What you should do
Locate the string "drawn" throughout the material and copy every line in which it occurs.

Data records
__________________________________________________
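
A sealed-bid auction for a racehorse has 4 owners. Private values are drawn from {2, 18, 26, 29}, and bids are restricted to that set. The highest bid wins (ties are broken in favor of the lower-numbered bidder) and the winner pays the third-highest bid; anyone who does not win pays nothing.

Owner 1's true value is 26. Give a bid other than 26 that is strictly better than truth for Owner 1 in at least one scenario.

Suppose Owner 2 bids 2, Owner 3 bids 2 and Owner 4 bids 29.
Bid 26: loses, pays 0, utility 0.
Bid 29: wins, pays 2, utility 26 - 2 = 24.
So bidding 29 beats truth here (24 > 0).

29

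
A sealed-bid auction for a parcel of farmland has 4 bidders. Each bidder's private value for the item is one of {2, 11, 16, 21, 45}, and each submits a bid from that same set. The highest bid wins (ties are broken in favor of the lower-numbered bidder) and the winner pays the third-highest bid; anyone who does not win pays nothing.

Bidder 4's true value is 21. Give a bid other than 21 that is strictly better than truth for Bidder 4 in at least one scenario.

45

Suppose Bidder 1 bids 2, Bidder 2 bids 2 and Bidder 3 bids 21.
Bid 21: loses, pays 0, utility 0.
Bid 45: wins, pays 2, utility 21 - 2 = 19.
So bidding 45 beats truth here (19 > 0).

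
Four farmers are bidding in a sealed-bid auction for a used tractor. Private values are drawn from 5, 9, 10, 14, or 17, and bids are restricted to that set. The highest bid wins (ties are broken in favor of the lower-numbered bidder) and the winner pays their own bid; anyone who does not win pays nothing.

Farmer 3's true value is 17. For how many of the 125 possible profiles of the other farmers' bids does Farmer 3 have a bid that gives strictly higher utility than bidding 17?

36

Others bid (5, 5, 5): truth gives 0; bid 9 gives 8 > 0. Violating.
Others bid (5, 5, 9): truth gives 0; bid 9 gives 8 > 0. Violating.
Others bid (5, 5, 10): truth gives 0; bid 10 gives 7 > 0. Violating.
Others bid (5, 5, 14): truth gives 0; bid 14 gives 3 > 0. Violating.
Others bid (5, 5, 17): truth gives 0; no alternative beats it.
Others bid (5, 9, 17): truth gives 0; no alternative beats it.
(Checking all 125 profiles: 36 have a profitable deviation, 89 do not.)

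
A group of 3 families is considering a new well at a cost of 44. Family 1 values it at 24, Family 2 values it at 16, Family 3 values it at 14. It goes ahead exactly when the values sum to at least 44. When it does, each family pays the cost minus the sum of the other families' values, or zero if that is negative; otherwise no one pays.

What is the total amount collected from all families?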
__________________________________________________
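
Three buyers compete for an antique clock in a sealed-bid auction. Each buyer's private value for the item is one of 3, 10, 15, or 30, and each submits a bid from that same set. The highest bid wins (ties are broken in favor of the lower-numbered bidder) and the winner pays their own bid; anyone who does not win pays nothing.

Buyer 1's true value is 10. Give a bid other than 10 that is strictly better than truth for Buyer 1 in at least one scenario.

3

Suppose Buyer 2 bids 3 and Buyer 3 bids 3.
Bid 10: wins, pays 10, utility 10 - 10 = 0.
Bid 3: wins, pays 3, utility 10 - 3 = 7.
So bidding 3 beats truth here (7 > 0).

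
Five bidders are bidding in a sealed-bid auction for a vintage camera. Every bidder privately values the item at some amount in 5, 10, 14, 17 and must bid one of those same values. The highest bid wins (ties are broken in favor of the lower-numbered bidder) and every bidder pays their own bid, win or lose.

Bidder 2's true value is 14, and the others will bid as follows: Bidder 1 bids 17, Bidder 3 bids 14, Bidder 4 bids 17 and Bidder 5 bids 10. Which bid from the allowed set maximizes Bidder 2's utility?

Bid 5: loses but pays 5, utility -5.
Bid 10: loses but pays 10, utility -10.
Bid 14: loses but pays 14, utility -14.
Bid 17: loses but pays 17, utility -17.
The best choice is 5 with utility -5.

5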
__________________________________________________
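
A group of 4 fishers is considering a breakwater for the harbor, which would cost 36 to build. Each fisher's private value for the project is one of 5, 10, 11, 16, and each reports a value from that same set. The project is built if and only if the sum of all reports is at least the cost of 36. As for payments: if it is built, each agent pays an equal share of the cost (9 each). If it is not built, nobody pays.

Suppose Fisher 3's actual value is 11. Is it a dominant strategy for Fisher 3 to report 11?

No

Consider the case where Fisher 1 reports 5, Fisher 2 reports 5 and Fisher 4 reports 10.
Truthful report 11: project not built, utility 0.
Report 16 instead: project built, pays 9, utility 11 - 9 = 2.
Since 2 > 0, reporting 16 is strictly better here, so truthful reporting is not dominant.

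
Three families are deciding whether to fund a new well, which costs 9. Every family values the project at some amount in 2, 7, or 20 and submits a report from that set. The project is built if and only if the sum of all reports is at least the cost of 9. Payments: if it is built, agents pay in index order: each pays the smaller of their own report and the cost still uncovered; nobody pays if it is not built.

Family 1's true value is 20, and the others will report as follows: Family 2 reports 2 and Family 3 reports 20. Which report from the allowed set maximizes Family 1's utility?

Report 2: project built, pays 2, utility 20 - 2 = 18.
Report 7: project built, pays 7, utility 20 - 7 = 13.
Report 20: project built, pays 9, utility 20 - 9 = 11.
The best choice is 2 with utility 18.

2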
__________________________________________________
Response below
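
A sealed-bid auction for a racehorse has 4 owners. Private values are drawn from {2, 18, 26, 29}, and bids are restricted to that set. The highest bid wins (ties are broken in favor of the lower-numbered bidder) and the winner pays the third-highest bid; anyone who does not win pays nothing.
Four farmers are bidding in a sealed-bid auction for a used tractor. Private values are drawn from 5, 9, 10, 14, or 17, and bids are restricted to that set. The highest bid wins (ties are broken in favor of the lower-numbered bidder) and the winner pays their own bid; anyone who does not win pays nothing.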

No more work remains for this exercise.